**WHAT IS BEING ASKED:** Every record here must be set down once more, precisely as it reads.
· · · · ·
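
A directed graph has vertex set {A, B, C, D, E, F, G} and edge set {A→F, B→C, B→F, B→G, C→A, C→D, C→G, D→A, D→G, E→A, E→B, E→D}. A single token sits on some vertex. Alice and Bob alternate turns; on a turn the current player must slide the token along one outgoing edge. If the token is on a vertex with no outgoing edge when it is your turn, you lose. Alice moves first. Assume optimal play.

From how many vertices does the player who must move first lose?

Label each position W (a win for the player to move) or L (a loss). A position with no legal move is L; any other position is W exactly when some move reaches an L, and L when every move reaches a W.
Every edge goes from a vertex to one that appears earlier in the order F, G, A, D, C, B, E, so processing vertices in that order labels each vertex after all of its successors.
F: no outgoing edge → L
G: no outgoing edge → L
A: W (go to F, an L position)
D: W (go to G, an L position)
C: W (go to G, an L position)
B: W (go to G, an L position)
E: L (options B(W), D(W), A(W) are all W)
The L vertices are E, F, G; that is 3 in all.

3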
· · · · ·
**EXPECTED ANSWER:**
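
A directed graph has vertex set {A, B, C, D, E, F, G} and edge set {A→F, B→C, B→F, B→G, C→A, C→D, C→G, D→A, D→G, E→A, E→B, E→D}. A single token sits on some vertex. Alice and Bob alternate turns; on a turn the current player must slide the token along one outgoing edge. If the token is on a vertex with no outgoing edge when it is your turn, you lose. Alice moves first. Assume optimal play.

From how many vertices does the player who must move first lose?

Label each position W (a win for the player to move) or L (a loss). A position with no legal move is L; any other position is W exactly when some move reaches an L, and L when every move reaches a W.
Every edge goes from a vertex to one that appears earlier in the order F, G, A, D, C, B, E, so processing vertices in that order labels each vertex after all of its successors.
F: no outgoing edge → L
G: no outgoing edge → L
A: W (go to F, an L position)
D: W (go to G, an L position)
C: W (go to G, an L position)
B: W (go to G, an L position)
E: L (options B(W), D(W), A(W) are all W)
The L vertices are E, F, G; that is 3 in all.

3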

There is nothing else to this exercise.